Only an exact copy of the entries will serve as the answer.

═════ Dataset excerpts ═════

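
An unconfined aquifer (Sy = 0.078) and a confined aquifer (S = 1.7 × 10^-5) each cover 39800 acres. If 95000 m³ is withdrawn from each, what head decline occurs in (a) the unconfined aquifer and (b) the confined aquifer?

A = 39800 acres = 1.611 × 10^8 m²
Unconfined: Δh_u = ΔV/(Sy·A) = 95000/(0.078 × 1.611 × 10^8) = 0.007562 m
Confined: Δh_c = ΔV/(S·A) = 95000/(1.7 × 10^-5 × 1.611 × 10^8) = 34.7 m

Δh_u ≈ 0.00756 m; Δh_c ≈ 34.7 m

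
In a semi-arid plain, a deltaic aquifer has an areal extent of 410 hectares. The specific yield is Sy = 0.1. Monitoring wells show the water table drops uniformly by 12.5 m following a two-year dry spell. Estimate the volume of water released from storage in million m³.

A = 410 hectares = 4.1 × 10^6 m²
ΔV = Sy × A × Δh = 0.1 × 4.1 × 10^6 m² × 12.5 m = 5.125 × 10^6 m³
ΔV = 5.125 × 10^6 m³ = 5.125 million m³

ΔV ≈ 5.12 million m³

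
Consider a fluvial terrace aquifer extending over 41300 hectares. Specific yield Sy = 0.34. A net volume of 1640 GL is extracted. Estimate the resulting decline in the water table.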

═════

# Response for this exercise
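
An unconfined aquifer (Sy = 0.078) and a confined aquifer (S = 1.7 × 10^-5) each cover 39800 acres. If 95000 m³ is withdrawn from each, what head decline occurs in (a) the unconfined aquifer and (b) the confined aquifer?

A = 39800 acres = 1.611 × 10^8 m²
Unconfined: Δh_u = ΔV/(Sy·A) = 95000/(0.078 × 1.611 × 10^8) = 0.007562 m
Confined: Δh_c = ΔV/(S·A) = 95000/(1.7 × 10^-5 × 1.611 × 10^8) = 34.7 m

Δh_u ≈ 0.00756 m; Δh_c ≈ 34.7 m

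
In a semi-arid plain, a deltaic aquifer has an areal extent of 410 hectares. The specific yield is Sy = 0.1. Monitoring wells show the water table drops uniformly by 12.5 m following a two-year dry spell. Estimate the volume of water released from storage in million m³.

A = 410 hectares = 4.1 × 10^6 m²
ΔV = Sy × A × Δh = 0.1 × 4.1 × 10^6 m² × 12.5 m = 5.125 × 10^6 m³
ΔV = 5.125 × 10^6 m³ = 5.125 million m³

ΔV ≈ 5.12 million m³

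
Consider a fluvial terrace aquifer extending over 41300 hectares. Specific yield Sy = 0.34. A net volume of 1640 GL is extracted. Estimate the resulting decline in the water table.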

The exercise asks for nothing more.